• _GIVEN DATA_
=== Begin Enclosure ===

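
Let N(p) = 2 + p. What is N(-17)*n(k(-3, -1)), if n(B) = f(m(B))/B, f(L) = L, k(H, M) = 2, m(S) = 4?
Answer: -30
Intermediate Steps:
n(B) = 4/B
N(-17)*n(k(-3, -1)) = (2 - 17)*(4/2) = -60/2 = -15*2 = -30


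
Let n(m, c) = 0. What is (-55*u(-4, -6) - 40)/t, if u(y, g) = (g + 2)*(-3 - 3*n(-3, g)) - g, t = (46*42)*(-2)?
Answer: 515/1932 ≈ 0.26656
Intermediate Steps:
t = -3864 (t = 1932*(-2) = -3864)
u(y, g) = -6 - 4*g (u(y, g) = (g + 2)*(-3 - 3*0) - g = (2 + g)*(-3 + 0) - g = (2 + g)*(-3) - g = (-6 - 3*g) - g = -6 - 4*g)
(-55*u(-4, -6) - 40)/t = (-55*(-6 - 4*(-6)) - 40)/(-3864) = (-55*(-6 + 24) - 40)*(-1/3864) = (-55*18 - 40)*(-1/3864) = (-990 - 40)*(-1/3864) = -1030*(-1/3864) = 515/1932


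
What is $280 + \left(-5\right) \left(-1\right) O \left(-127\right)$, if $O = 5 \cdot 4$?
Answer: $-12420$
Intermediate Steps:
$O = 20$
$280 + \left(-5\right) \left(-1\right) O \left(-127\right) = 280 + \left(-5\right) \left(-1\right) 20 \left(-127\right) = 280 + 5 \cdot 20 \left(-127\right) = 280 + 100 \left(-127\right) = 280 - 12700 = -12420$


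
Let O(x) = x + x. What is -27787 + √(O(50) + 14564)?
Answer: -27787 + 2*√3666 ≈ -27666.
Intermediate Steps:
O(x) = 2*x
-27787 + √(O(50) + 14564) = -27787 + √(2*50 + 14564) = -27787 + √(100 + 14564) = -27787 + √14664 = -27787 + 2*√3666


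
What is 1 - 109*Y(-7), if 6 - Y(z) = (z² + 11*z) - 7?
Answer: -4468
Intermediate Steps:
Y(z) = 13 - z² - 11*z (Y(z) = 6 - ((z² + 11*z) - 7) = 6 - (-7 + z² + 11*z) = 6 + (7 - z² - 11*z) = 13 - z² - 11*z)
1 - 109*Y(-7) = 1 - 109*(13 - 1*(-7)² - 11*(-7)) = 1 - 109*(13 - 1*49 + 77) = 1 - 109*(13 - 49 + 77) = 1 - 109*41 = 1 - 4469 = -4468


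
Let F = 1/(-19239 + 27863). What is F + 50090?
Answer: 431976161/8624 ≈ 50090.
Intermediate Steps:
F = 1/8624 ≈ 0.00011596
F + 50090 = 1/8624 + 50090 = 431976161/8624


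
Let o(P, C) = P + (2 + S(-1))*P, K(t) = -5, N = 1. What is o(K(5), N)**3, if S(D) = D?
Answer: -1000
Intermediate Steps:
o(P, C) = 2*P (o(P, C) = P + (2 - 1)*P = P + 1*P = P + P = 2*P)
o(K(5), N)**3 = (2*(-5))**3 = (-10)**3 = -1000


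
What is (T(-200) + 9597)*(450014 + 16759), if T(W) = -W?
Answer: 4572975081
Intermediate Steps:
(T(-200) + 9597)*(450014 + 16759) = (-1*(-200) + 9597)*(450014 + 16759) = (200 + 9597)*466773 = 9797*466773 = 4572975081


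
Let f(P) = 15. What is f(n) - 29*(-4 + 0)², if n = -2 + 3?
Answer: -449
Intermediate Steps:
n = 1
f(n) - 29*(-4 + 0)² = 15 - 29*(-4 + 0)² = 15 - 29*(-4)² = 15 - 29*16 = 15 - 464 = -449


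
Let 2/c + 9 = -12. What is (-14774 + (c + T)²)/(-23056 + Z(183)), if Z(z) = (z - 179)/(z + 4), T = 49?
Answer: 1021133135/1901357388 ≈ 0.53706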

=== End Enclosure ===
=== Begin Enclosure ===

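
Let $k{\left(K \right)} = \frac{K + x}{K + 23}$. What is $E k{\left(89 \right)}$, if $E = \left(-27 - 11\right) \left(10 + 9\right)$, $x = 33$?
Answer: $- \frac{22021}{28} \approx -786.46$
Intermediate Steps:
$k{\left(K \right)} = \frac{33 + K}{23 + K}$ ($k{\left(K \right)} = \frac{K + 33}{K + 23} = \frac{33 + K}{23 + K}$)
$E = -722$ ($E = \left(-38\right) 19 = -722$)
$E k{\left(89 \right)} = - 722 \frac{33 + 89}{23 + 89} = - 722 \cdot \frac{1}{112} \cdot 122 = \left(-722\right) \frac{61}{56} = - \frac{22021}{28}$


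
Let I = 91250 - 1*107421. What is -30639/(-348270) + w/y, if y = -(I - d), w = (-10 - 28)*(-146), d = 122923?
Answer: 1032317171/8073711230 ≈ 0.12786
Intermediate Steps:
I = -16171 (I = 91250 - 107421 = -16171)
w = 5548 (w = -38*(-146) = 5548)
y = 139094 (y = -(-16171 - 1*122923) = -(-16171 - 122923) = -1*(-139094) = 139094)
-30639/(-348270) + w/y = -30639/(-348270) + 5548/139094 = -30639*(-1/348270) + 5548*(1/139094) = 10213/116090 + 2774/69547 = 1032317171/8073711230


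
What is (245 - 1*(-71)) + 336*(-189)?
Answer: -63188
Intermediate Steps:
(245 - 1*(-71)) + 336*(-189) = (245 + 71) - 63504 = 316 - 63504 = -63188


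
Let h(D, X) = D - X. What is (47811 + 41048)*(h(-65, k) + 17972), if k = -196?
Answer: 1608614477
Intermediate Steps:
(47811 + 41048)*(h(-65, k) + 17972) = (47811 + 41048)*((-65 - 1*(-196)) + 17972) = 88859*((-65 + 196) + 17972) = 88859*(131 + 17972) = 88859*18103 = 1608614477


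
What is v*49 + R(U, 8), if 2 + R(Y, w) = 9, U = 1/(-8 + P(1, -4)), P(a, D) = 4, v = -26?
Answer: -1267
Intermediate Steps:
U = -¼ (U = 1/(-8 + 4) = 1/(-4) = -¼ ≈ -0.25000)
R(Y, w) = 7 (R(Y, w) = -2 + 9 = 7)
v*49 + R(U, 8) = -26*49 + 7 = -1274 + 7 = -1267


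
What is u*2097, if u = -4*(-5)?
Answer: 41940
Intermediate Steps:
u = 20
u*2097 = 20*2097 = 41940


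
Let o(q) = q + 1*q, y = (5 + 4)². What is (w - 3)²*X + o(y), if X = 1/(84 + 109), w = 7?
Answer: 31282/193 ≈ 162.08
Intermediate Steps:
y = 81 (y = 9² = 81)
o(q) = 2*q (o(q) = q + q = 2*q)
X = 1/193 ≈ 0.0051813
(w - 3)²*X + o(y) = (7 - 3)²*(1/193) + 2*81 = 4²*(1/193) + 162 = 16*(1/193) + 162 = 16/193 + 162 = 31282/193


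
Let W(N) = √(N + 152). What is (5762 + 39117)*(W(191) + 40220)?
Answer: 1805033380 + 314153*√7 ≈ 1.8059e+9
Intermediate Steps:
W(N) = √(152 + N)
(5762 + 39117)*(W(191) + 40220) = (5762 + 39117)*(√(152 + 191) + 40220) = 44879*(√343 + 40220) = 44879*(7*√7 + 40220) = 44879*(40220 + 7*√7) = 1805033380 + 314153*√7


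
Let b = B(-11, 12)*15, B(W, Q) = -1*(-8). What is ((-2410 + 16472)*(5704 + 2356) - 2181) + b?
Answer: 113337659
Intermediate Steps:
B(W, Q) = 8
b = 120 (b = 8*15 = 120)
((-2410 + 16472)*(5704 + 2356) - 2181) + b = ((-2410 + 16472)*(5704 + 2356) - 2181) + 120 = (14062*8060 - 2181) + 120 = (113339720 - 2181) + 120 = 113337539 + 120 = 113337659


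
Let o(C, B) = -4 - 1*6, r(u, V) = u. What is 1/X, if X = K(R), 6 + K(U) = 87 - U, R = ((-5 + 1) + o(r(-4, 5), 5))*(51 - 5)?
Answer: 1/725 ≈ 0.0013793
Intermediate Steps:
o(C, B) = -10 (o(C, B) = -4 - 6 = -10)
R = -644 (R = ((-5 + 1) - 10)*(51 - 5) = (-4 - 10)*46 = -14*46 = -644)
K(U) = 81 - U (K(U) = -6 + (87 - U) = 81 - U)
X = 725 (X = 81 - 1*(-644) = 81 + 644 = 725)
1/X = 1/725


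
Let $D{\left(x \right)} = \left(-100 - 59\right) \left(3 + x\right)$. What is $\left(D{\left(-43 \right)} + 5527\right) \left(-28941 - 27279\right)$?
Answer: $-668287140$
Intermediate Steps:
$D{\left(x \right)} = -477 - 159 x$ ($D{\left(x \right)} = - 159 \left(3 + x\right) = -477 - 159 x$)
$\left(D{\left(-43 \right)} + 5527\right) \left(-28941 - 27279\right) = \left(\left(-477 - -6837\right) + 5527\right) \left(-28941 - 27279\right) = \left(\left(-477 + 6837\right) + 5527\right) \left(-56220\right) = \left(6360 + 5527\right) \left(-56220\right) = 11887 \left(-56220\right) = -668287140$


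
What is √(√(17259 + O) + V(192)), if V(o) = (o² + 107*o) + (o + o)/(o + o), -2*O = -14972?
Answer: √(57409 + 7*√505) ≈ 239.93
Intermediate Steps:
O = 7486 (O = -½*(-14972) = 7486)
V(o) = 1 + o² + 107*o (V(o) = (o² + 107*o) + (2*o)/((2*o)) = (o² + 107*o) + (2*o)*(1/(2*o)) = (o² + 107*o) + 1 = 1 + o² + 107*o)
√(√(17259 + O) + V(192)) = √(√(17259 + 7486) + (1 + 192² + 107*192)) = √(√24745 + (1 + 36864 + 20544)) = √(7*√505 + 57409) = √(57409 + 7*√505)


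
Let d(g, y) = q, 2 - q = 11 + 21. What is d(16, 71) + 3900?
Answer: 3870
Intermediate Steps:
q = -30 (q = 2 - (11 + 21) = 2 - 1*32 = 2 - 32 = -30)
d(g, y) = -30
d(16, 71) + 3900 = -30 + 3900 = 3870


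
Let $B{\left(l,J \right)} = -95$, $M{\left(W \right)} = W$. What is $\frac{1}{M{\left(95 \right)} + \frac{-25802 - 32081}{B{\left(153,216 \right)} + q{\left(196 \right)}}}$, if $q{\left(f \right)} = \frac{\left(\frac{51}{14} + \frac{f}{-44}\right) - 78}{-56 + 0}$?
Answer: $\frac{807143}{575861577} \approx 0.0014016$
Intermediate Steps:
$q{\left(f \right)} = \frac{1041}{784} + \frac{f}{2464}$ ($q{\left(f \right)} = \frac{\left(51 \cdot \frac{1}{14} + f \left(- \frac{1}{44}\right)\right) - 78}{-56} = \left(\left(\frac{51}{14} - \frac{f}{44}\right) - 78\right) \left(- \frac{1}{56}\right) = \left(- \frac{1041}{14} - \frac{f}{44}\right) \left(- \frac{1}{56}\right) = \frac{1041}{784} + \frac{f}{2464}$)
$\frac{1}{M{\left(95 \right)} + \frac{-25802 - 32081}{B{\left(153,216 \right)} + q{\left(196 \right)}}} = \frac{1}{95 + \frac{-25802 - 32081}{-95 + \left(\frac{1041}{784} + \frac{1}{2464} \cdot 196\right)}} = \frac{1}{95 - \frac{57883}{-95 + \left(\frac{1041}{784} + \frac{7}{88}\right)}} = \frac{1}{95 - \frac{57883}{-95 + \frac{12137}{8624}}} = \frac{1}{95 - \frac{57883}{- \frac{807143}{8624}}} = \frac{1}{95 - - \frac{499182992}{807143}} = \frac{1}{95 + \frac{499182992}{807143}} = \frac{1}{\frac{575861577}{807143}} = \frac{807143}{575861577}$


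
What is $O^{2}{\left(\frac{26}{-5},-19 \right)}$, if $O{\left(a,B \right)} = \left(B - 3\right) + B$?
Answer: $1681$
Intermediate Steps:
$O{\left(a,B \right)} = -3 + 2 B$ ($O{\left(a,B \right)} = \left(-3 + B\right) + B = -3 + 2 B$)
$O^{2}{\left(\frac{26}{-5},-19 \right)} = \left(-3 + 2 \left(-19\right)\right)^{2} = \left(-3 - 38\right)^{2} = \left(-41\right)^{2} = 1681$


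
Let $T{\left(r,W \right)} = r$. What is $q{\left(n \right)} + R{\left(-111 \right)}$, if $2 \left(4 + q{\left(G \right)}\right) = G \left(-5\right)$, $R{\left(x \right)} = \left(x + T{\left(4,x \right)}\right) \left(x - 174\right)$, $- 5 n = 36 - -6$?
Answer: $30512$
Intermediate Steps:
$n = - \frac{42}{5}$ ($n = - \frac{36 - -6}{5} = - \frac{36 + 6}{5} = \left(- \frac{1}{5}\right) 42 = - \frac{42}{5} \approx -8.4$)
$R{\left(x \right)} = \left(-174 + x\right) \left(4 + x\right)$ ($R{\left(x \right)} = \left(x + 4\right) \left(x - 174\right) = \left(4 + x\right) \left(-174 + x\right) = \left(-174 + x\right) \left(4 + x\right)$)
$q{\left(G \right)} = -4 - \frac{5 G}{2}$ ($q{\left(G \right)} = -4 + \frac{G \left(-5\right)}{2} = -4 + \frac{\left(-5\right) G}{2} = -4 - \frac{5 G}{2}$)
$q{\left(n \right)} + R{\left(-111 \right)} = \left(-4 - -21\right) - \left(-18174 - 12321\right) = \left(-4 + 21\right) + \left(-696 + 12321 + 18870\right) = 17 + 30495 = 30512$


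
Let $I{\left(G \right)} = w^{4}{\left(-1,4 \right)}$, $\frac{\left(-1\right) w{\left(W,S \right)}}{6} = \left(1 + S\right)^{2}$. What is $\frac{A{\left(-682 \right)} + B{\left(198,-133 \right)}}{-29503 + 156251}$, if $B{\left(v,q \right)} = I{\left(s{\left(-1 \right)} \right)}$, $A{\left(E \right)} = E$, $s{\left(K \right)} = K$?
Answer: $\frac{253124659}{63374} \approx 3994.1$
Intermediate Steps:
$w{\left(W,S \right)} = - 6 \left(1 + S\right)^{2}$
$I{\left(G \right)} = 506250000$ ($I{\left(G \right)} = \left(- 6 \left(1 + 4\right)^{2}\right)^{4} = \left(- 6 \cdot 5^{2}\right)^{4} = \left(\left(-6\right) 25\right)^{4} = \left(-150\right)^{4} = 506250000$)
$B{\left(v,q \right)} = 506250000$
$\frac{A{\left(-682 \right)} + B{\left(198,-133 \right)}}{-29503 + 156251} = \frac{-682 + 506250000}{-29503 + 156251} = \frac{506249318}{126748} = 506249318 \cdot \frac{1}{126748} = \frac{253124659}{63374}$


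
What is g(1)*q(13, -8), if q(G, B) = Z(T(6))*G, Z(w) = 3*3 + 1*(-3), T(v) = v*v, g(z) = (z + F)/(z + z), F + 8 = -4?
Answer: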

=== End Enclosure ===

• _REQUIREMENT_
Reproduce exactly the entries above, limited to the lines from the one with "Let N(p) = 2" through the one with "Let n(m, c)", both included.

• _PROBLEM SOLUTION_
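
Let N(p) = 2 + p. What is N(-17)*n(k(-3, -1)), if n(B) = f(m(B))/B, f(L) = L, k(H, M) = 2, m(S) = 4?
Answer: -30
Intermediate Steps:
n(B) = 4/B
N(-17)*n(k(-3, -1)) = (2 - 17)*(4/2) = -60/2 = -15*2 = -30


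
Let n(m, c) = 0. What is (-55*u(-4, -6) - 40)/t, if u(y, g) = (g + 2)*(-3 - 3*n(-3, g)) - g, t = (46*42)*(-2)?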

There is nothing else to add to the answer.